Data records
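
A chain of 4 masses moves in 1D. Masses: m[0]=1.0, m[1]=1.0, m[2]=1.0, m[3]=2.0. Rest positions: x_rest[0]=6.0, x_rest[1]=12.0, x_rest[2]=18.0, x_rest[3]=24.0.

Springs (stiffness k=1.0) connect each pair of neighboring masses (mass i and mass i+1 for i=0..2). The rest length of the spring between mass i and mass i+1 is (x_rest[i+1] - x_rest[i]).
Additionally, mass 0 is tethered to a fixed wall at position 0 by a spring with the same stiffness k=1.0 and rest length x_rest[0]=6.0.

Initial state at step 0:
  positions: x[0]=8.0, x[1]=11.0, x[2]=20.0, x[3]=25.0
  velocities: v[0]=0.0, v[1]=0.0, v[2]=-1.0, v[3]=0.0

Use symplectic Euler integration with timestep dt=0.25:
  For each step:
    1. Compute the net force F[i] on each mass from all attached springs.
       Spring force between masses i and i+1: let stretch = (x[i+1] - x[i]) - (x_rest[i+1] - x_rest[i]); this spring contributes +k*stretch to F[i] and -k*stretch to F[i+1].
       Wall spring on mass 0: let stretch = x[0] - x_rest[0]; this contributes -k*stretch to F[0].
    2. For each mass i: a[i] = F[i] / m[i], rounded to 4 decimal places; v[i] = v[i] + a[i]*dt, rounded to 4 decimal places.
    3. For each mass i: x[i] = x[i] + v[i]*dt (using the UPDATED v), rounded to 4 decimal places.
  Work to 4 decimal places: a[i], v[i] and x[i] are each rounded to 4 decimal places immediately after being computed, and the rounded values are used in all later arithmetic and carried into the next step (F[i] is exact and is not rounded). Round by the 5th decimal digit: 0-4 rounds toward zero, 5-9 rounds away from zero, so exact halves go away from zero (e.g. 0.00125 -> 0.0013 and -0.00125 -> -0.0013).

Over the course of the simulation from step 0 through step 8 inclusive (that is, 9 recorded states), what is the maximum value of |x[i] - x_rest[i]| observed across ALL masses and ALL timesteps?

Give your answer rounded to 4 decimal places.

Answer: 2.0987

Derivation:
Step 0: x=[8.0000 11.0000 20.0000 25.0000] v=[0.0000 0.0000 -1.0000 0.0000]
Step 1: x=[7.6875 11.3750 19.5000 25.0313] v=[-1.2500 1.5000 -2.0000 0.1250]
Step 2: x=[7.1250 12.0274 18.8379 25.0772] v=[-2.2500 2.6094 -2.6484 0.1836]
Step 3: x=[6.4236 12.7990 18.1401 25.1156] v=[-2.8057 3.0864 -2.7912 0.1537]
Step 4: x=[5.7192 13.5060 17.5445 25.1236] v=[-2.8178 2.8278 -2.3826 0.0318]
Step 5: x=[5.1440 13.9787 17.1701 25.0822] v=[-2.3009 1.8907 -1.4975 -0.1656]
Step 6: x=[4.7995 14.0987 17.0908 24.9811] v=[-1.3782 0.4799 -0.3173 -0.4046]
Step 7: x=[4.7362 13.8245 17.3176 24.8209] v=[-0.2533 -1.0969 0.9073 -0.6409]
Step 8: x=[4.9449 13.2006 17.7951 24.6137] v=[0.8347 -2.4957 1.9099 -0.8288]
Max displacement = 2.0987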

→ **WORK TO COMPLETE**
All records shown above need to be written out again verbatim.

→ **TASK SOLUTION**
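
A chain of 4 masses moves in 1D. Masses: m[0]=1.0, m[1]=1.0, m[2]=1.0, m[3]=2.0. Rest positions: x_rest[0]=6.0, x_rest[1]=12.0, x_rest[2]=18.0, x_rest[3]=24.0.

Springs (stiffness k=1.0) connect each pair of neighboring masses (mass i and mass i+1 for i=0..2). The rest length of the spring between mass i and mass i+1 is (x_rest[i+1] - x_rest[i]).
Additionally, mass 0 is tethered to a fixed wall at position 0 by a spring with the same stiffness k=1.0 and rest length x_rest[0]=6.0.

Initial state at step 0:
  positions: x[0]=8.0, x[1]=11.0, x[2]=20.0, x[3]=25.0
  velocities: v[0]=0.0, v[1]=0.0, v[2]=-1.0, v[3]=0.0

Use symplectic Euler integration with timestep dt=0.25:
  For each step:
    1. Compute the net force F[i] on each mass from all attached springs.
       Spring force between masses i and i+1: let stretch = (x[i+1] - x[i]) - (x_rest[i+1] - x_rest[i]); this spring contributes +k*stretch to F[i] and -k*stretch to F[i+1].
       Wall spring on mass 0: let stretch = x[0] - x_rest[0]; this contributes -k*stretch to F[0].
    2. For each mass i: a[i] = F[i] / m[i], rounded to 4 decimal places; v[i] = v[i] + a[i]*dt, rounded to 4 decimal places.
    3. For each mass i: x[i] = x[i] + v[i]*dt (using the UPDATED v), rounded to 4 decimal places.
  Work to 4 decimal places: a[i], v[i] and x[i] are each rounded to 4 decimal places immediately after being computed, and the rounded values are used in all later arithmetic and carried into the next step (F[i] is exact and is not rounded). Round by the 5th decimal digit: 0-4 rounds toward zero, 5-9 rounds away from zero, so exact halves go away from zero (e.g. 0.00125 -> 0.0013 and -0.00125 -> -0.0013).

Over the course of the simulation from step 0 through step 8 inclusive (that is, 9 recorded states), what is the maximum value of |x[i] - x_rest[i]| observed across ALL masses and ALL timesteps?

Give your answer rounded to 4 decimal places.

Answer: 2.0987

Derivation:
Step 0: x=[8.0000 11.0000 20.0000 25.0000] v=[0.0000 0.0000 -1.0000 0.0000]
Step 1: x=[7.6875 11.3750 19.5000 25.0313] v=[-1.2500 1.5000 -2.0000 0.1250]
Step 2: x=[7.1250 12.0274 18.8379 25.0772] v=[-2.2500 2.6094 -2.6484 0.1836]
Step 3: x=[6.4236 12.7990 18.1401 25.1156] v=[-2.8057 3.0864 -2.7912 0.1537]
Step 4: x=[5.7192 13.5060 17.5445 25.1236] v=[-2.8178 2.8278 -2.3826 0.0318]
Step 5: x=[5.1440 13.9787 17.1701 25.0822] v=[-2.3009 1.8907 -1.4975 -0.1656]
Step 6: x=[4.7995 14.0987 17.0908 24.9811] v=[-1.3782 0.4799 -0.3173 -0.4046]
Step 7: x=[4.7362 13.8245 17.3176 24.8209] v=[-0.2533 -1.0969 0.9073 -0.6409]
Step 8: x=[4.9449 13.2006 17.7951 24.6137] v=[0.8347 -2.4957 1.9099 -0.8288]
Max displacement = 2.0987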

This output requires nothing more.